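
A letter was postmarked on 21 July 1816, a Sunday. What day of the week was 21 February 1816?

Wednesday

Count forward from the earlier date (February 21, 1816) to the later (July 21, 1816):
February 1816: 29 − 21 = 8 days remain (1816 is a leap year, so February has 29 days).
Then March (31), April (30), May (31), June (30): 31 + 30 + 31 + 30 = 122 days.
July 1–21, 1816: 21 days.
Total: 8 + 122 + 21 = 151 days.
151 mod 7 = 4, so 4 days before Sunday is Wednesday.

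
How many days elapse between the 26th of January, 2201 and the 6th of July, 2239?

Day-of-year of January 26, 2201: 26.
Day-of-year of July 6, 2239: 187.
2201 has 365 days, so 365 − 26 = 339 days remain in 2201.
Full years 2202–2238: 28 common + 9 leap = 28×365 + 9×366 = 13514 days.
Total: 339 + 13514 + 187 = 14040 days.

14040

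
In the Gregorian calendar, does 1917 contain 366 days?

No

1917 is not a leap year.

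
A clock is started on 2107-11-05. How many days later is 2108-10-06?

336

November 2107: 30 − 5 = 25 days remain.
Then 10 full months totalling 305 days.
October 1–6, 2108: 6 days.
Residual: 336 days.
Total: 336 days.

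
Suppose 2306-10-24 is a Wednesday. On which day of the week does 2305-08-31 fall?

Count forward from the earlier date (August 31, 2305) to the later (October 24, 2306):
August 2305: 31 − 31 = 0 days remain.
Then 13 full months totalling 395 days.
October 1–24, 2306: 24 days.
Total: 0 + 395 + 24 = 419 days.
419 mod 7 = 6, so 6 days before Wednesday is Thursday.

Thursday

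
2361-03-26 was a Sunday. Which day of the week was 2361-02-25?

Count forward from the earlier date (February 25, 2361) to the later (March 26, 2361):
February 2361: 28 − 25 = 3 days remain (2361 is not a leap year, so February has 28 days).
March 1–26, 2361: 26 days.
Total: 3 + 26 = 29 days.
29 mod 7 = 1, so 1 day before Sunday is Saturday.

Saturday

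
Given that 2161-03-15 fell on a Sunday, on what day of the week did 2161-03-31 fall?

Within March 2161: 31 − 15 = 16 days.
16 mod 7 = 2, so 2 days after Sunday is Tuesday.

Tuesday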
▬▬▬
→ **TASK PROMPT**: Give the records above again, word for word.

→ **SOLUTION TO THE PROBLEM**:
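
A letter was postmarked on 21 July 1816, a Sunday. What day of the week was 21 February 1816?

Wednesday

Count forward from the earlier date (February 21, 1816) to the later (July 21, 1816):
February 1816: 29 − 21 = 8 days remain (1816 is a leap year, so February has 29 days).
Then March (31), April (30), May (31), June (30): 31 + 30 + 31 + 30 = 122 days.
July 1–21, 1816: 21 days.
Total: 8 + 122 + 21 = 151 days.
151 mod 7 = 4, so 4 days before Sunday is Wednesday.

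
How many days elapse between the 26th of January, 2201 and the 6th of July, 2239?

Day-of-year of January 26, 2201: 26.
Day-of-year of July 6, 2239: 187.
2201 has 365 days, so 365 − 26 = 339 days remain in 2201.
Full years 2202–2238: 28 common + 9 leap = 28×365 + 9×366 = 13514 days.
Total: 339 + 13514 + 187 = 14040 days.

14040

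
In the Gregorian calendar, does 1917 contain 366 days?

No

1917 is not a leap year.

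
A clock is started on 2107-11-05. How many days later is 2108-10-06?

336

November 2107: 30 − 5 = 25 days remain.
Then 10 full months totalling 305 days.
October 1–6, 2108: 6 days.
Residual: 336 days.
Total: 336 days.

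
Suppose 2306-10-24 is a Wednesday. On which day of the week does 2305-08-31 fall?

Count forward from the earlier date (August 31, 2305) to the later (October 24, 2306):
August 2305: 31 − 31 = 0 days remain.
Then 13 full months totalling 395 days.
October 1–24, 2306: 24 days.
Total: 0 + 395 + 24 = 419 days.
419 mod 7 = 6, so 6 days before Wednesday is Thursday.

Thursday

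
2361-03-26 was a Sunday. Which day of the week was 2361-02-25?

Count forward from the earlier date (February 25, 2361) to the later (March 26, 2361):
February 2361: 28 − 25 = 3 days remain (2361 is not a leap year, so February has 28 days).
March 1–26, 2361: 26 days.
Total: 3 + 26 = 29 days.
29 mod 7 = 1, so 1 day before Sunday is Saturday.

Saturday

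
Given that 2161-03-15 fell on a Sunday, on what day of the week did 2161-03-31 fall?

Within March 2161: 31 − 15 = 16 days.
16 mod 7 = 2, so 2 days after Sunday is Tuesday.

Tuesday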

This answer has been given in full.